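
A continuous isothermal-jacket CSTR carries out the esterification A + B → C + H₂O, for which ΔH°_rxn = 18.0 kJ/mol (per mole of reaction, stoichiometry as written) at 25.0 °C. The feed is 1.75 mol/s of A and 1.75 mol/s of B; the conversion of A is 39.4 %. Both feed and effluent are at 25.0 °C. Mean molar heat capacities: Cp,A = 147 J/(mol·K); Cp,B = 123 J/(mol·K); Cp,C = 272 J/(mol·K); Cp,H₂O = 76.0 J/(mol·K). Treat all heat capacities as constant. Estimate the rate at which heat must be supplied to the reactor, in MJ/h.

Q_in = 44.7 MJ/h

Extent of reaction ξ = 0.394 × 1.75 = 0.6895 mol/s
Reaction term: ξ·ΔH°_rxn = 0.6895 × 18.0 = 12.411 kJ/s
Q = ΔH = 12.411 kJ/s = 12.411 kW
Heat supplied = 44.68 MJ/h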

Problem requirements:
The records above are to be printed out again exactly, without omission.

Output of the task:
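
A continuous isothermal-jacket CSTR carries out the esterification A + B → C + H₂O, for which ΔH°_rxn = 18.0 kJ/mol (per mole of reaction, stoichiometry as written) at 25.0 °C. The feed is 1.75 mol/s of A and 1.75 mol/s of B; the conversion of A is 39.4 %. Both feed and effluent are at 25.0 °C. Mean molar heat capacities: Cp,A = 147 J/(mol·K); Cp,B = 123 J/(mol·K); Cp,C = 272 J/(mol·K); Cp,H₂O = 76.0 J/(mol·K). Treat all heat capacities as constant. Estimate the rate at which heat must be supplied to the reactor, in MJ/h.

Q_in = 44.7 MJ/h

Extent of reaction ξ = 0.394 × 1.75 = 0.6895 mol/s
Reaction term: ξ·ΔH°_rxn = 0.6895 × 18.0 = 12.411 kJ/s
Q = ΔH = 12.411 kJ/s = 12.411 kW
Heat supplied = 44.68 MJ/h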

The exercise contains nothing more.